Search the material for "Consider" and copy each line in which it is found.
--------------------------------------------------
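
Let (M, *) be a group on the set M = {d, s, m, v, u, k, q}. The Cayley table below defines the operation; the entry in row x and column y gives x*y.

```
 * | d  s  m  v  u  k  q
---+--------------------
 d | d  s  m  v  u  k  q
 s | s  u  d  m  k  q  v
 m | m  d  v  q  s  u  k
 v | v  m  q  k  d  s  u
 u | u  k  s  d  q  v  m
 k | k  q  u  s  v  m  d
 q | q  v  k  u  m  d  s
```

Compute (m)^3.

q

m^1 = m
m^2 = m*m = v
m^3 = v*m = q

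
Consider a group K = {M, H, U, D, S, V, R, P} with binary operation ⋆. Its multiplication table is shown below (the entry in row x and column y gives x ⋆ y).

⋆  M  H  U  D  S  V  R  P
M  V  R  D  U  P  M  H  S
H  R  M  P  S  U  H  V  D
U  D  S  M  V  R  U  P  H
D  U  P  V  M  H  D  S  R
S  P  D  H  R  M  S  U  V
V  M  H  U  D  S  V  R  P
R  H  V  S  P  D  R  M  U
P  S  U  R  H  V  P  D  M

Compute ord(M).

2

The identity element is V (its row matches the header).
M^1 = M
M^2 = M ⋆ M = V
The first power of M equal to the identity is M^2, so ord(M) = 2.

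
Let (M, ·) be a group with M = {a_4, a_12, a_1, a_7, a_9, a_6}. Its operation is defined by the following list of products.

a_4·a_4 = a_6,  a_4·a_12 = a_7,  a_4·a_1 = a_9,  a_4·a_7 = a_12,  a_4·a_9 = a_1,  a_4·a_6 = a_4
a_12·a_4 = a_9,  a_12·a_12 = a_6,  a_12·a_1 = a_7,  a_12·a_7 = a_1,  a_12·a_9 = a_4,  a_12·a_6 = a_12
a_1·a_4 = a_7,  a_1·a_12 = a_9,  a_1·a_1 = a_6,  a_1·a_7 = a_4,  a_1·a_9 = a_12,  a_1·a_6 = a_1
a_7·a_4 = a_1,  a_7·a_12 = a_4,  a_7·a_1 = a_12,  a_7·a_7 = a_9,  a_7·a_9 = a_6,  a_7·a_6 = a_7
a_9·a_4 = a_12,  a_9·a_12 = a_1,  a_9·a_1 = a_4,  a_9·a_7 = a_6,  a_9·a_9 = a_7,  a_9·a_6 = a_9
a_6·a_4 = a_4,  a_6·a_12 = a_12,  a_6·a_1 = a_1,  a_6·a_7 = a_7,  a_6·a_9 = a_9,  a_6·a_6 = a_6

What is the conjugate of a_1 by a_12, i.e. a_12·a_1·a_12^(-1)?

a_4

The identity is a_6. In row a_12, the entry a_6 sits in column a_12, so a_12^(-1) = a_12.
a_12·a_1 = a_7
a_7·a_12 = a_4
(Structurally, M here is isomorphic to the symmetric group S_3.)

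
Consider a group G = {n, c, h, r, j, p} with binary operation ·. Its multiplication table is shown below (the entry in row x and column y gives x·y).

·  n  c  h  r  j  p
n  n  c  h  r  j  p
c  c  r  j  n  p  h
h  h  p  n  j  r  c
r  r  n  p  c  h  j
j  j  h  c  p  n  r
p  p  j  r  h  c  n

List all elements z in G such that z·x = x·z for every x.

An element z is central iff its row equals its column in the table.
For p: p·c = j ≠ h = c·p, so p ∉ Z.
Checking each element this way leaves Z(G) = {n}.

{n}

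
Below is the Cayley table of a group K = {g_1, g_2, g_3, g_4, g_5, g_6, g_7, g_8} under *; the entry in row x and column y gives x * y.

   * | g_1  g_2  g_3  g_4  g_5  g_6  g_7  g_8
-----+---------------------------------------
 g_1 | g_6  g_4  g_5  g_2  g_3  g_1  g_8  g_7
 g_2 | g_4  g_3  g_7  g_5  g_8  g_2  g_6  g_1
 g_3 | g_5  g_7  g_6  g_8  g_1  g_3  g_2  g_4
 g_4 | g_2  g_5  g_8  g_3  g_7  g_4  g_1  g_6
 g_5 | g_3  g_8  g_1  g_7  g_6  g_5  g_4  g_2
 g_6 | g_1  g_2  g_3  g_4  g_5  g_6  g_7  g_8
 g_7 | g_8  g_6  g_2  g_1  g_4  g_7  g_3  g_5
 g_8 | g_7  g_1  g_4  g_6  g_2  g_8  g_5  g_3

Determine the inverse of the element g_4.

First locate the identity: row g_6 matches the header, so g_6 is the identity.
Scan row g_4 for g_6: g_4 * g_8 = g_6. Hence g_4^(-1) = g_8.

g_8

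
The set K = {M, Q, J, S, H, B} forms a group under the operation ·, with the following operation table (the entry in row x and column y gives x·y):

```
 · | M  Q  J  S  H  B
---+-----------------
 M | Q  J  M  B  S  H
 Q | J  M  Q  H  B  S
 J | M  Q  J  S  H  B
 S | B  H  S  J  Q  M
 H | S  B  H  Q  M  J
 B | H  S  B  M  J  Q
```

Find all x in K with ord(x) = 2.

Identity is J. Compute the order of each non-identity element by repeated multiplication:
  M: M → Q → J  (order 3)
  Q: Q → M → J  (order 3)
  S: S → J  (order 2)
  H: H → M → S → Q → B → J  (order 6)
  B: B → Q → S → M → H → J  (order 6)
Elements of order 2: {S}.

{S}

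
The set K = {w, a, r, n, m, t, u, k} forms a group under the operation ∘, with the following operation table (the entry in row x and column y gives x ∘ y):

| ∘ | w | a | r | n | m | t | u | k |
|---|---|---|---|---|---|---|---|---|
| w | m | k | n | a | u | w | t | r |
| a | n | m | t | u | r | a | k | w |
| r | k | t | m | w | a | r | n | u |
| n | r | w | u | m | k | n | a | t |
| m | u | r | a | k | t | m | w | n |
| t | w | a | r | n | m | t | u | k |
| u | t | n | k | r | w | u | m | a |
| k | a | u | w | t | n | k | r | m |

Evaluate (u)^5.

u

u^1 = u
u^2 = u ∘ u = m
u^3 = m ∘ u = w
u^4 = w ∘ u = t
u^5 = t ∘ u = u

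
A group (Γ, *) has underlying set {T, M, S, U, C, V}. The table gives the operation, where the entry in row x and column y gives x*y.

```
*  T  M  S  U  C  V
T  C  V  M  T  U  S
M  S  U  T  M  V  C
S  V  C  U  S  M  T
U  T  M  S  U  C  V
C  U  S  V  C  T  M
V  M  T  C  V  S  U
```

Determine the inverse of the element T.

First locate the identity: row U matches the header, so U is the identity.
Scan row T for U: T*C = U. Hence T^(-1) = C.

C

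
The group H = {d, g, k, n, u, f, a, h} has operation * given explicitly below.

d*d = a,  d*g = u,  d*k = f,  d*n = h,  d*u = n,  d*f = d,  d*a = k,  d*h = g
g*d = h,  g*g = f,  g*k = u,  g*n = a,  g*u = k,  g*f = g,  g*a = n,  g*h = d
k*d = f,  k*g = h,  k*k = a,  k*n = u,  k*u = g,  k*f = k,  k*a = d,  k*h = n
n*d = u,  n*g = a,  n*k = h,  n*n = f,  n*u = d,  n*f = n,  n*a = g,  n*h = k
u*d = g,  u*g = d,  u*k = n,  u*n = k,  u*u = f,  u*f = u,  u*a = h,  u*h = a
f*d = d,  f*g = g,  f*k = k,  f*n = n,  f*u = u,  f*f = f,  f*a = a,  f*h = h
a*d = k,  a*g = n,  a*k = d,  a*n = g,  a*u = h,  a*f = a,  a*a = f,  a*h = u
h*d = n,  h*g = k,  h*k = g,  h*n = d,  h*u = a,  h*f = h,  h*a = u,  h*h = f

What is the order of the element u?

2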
--------------------------------------------------
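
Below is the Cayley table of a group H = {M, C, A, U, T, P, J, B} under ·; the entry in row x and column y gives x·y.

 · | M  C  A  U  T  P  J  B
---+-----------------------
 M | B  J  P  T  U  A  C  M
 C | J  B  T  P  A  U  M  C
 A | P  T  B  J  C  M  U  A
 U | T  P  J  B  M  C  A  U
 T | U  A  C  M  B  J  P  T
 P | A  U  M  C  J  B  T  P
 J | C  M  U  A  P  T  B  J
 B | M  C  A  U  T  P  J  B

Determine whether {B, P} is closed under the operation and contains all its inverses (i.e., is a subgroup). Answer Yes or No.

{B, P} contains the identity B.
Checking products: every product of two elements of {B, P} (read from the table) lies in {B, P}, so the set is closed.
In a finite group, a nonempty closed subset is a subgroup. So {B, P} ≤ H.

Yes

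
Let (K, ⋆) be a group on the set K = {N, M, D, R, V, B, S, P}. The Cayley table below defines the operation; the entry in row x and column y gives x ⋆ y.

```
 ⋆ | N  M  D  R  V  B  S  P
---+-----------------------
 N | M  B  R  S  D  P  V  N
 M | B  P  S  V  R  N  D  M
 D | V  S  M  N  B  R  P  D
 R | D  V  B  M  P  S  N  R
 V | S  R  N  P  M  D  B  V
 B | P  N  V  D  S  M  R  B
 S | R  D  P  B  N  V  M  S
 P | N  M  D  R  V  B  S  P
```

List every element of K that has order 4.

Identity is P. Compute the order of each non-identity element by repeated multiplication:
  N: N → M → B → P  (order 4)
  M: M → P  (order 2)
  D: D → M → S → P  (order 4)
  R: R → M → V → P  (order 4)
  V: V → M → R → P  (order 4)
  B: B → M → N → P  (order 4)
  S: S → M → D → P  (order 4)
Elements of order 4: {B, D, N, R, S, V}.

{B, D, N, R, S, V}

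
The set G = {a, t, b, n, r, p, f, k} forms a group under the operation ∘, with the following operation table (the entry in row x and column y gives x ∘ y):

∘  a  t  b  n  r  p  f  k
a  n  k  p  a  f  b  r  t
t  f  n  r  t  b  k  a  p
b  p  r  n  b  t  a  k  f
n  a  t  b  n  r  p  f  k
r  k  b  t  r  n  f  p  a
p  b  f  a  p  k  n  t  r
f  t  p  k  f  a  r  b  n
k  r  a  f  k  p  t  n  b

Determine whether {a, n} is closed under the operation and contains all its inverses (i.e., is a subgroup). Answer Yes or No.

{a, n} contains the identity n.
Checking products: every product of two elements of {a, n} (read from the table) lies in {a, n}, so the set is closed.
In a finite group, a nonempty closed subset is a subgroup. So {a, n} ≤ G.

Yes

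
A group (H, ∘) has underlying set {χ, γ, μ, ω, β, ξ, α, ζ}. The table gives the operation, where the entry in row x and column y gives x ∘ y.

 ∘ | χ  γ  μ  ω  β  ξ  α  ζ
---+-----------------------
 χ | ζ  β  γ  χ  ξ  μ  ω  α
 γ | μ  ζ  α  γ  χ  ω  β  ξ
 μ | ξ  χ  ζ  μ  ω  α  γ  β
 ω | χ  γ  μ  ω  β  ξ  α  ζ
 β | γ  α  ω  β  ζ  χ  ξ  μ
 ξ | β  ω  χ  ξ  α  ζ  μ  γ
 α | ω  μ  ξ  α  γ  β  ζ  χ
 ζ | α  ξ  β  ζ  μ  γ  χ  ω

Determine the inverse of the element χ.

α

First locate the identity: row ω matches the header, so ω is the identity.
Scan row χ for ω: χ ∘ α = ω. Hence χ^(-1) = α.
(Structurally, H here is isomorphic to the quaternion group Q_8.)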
--------------------------------------------------
▸ The answer:
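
Consider a group K = {M, H, U, D, S, V, R, P} with binary operation ⋆. Its multiplication table is shown below (the entry in row x and column y gives x ⋆ y).
Consider a group G = {n, c, h, r, j, p} with binary operation ·. Its multiplication table is shown below (the entry in row x and column y gives x·y).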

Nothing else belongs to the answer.